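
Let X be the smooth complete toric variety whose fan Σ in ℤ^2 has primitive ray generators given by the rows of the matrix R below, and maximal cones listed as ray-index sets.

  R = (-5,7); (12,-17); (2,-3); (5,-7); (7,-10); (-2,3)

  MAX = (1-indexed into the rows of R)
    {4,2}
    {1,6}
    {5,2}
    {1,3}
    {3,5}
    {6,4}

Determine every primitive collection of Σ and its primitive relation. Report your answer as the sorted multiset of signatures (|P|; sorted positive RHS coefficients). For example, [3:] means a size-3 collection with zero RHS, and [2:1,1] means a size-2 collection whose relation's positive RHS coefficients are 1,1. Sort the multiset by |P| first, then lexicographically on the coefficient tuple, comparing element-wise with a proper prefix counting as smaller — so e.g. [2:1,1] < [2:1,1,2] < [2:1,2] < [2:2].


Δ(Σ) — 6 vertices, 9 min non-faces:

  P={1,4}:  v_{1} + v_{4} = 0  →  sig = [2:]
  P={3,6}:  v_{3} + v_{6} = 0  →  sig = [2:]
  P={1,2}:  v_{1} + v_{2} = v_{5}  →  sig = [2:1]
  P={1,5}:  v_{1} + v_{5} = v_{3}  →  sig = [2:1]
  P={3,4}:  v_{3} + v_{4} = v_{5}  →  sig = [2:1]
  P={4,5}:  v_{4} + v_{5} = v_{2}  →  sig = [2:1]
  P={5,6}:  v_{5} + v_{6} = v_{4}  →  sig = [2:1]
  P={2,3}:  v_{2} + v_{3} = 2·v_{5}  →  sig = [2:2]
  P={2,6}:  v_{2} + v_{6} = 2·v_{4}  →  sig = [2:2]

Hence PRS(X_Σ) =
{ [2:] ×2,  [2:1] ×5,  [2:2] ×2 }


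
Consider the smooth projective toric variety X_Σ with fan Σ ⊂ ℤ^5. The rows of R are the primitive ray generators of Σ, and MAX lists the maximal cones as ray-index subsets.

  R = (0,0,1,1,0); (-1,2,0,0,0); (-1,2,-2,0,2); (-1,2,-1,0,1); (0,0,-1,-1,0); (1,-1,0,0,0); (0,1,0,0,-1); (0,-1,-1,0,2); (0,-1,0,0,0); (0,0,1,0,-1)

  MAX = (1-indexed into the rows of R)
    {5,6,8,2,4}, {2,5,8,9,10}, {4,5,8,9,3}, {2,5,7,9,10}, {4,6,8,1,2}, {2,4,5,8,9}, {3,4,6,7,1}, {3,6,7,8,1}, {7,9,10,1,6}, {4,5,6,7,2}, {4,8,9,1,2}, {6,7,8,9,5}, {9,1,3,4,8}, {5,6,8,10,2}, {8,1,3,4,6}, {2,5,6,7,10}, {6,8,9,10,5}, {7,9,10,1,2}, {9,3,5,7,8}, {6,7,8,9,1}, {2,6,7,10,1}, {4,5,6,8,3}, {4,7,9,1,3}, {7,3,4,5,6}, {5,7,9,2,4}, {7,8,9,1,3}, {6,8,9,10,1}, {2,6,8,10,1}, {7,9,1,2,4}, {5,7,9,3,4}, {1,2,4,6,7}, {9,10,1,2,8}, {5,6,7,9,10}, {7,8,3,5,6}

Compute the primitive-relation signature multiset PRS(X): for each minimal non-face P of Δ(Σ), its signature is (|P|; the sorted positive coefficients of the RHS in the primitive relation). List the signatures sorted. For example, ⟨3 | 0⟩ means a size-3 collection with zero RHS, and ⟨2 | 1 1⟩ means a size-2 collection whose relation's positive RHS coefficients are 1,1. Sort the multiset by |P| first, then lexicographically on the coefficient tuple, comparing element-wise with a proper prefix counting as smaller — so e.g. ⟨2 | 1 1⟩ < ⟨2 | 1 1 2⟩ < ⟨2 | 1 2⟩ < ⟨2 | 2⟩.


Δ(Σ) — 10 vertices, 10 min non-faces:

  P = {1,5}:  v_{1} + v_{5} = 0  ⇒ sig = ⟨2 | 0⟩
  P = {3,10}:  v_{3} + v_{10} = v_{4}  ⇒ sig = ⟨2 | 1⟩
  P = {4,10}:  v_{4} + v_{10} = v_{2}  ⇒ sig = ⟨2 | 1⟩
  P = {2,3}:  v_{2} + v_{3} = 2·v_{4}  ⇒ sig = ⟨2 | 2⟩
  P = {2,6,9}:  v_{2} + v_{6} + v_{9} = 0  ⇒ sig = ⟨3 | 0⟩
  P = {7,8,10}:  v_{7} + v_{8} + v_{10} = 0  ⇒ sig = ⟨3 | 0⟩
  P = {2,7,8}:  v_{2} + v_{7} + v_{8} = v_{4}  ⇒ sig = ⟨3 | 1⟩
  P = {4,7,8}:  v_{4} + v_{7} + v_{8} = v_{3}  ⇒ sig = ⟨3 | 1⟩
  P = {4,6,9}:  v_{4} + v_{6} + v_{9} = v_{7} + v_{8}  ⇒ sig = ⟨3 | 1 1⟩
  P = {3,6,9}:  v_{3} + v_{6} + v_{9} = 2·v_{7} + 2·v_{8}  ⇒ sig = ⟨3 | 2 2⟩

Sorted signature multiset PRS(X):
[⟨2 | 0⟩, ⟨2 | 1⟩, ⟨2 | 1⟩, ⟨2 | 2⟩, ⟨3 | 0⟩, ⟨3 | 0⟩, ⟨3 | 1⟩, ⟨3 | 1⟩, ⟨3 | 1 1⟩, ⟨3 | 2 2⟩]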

...

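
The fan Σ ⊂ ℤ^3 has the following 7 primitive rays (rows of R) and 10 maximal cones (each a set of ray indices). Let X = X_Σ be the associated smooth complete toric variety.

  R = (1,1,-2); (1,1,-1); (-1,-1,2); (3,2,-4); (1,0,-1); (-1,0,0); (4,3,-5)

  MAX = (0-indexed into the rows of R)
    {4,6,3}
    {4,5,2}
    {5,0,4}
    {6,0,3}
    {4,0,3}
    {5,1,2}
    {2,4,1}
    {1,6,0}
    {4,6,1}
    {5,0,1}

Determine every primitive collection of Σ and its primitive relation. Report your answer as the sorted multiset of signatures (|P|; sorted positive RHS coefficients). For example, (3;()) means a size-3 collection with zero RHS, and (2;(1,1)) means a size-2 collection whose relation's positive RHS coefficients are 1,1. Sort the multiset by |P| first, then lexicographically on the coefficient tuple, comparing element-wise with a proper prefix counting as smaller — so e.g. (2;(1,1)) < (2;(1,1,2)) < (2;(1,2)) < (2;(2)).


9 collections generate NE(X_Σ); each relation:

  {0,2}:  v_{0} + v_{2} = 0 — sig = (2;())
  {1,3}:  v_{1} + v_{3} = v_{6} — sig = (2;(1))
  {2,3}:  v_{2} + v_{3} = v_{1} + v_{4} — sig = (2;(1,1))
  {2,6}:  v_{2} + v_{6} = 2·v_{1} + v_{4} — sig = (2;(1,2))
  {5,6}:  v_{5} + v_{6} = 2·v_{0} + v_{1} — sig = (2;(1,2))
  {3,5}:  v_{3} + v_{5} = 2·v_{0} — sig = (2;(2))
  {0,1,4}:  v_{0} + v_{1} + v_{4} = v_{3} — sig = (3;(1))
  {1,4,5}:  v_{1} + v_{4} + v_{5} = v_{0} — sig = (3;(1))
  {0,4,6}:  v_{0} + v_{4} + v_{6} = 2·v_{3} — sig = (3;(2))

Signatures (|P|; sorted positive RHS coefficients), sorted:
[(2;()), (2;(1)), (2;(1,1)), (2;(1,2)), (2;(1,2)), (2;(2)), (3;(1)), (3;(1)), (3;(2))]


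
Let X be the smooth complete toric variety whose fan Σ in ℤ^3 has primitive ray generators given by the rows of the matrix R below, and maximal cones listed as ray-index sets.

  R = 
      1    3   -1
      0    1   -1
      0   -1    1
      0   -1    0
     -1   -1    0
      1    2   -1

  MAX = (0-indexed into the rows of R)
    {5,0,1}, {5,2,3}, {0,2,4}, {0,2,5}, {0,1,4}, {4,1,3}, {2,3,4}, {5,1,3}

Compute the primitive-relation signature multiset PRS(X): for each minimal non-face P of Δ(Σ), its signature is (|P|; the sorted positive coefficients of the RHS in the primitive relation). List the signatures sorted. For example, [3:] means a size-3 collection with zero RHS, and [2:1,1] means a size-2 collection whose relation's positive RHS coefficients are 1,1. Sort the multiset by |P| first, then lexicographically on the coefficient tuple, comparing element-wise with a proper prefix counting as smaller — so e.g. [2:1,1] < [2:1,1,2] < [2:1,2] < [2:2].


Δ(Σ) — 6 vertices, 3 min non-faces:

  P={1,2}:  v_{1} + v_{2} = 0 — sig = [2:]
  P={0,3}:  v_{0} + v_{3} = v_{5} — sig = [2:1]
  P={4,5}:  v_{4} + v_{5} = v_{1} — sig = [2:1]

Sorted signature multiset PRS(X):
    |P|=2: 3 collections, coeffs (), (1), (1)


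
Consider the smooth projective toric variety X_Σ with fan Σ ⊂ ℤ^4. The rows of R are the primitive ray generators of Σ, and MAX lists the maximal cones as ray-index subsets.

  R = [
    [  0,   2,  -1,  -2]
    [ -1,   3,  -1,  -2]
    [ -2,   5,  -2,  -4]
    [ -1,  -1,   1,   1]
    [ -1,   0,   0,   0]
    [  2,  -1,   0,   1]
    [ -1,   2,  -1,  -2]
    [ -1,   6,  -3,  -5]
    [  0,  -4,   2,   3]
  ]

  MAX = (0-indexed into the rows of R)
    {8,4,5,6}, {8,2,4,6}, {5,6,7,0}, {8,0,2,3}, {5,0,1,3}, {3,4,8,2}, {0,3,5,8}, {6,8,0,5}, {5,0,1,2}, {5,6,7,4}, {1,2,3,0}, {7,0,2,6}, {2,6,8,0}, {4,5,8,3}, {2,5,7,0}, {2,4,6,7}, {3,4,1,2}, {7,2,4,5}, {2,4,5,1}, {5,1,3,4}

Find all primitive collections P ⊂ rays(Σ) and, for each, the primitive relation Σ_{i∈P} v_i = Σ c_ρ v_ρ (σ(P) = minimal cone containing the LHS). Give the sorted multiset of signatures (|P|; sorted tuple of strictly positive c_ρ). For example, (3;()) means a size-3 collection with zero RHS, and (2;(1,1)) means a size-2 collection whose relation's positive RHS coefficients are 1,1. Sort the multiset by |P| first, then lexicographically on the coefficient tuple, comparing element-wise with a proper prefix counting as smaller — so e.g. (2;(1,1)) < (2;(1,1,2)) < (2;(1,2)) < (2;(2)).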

--

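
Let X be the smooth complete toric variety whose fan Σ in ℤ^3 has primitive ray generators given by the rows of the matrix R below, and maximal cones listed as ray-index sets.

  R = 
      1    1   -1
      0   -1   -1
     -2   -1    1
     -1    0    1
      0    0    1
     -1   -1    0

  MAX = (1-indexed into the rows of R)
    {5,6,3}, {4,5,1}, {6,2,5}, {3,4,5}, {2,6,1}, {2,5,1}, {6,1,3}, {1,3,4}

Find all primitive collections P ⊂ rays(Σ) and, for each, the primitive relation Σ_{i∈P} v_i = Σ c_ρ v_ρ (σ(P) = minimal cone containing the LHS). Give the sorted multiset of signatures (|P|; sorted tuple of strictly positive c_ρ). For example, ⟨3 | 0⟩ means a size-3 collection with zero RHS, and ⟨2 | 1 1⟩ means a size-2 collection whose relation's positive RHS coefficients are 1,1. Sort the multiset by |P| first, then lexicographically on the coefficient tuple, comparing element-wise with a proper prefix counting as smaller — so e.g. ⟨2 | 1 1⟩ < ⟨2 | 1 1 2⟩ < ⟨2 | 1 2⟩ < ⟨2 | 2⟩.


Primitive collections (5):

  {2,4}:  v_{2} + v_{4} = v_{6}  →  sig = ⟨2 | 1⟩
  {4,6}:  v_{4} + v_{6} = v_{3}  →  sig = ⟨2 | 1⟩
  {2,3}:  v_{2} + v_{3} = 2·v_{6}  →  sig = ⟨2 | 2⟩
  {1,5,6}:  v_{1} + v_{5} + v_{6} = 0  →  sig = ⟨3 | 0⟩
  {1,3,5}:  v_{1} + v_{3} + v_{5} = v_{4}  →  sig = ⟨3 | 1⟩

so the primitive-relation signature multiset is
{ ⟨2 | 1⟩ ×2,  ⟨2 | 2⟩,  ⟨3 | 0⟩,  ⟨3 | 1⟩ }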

How to complete this task:
Within the data above, filter for lines containing the word "lists" and copy each one.

Answer to this problem:
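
Consider the smooth projective toric variety X_Σ with fan Σ ⊂ ℤ^5. The rows of R are the primitive ray generators of Σ, and MAX lists the maximal cones as ray-index subsets.
Consider the smooth projective toric variety X_Σ with fan Σ ⊂ ℤ^4. The rows of R are the primitive ray generators of Σ, and MAX lists the maximal cones as ray-index subsets.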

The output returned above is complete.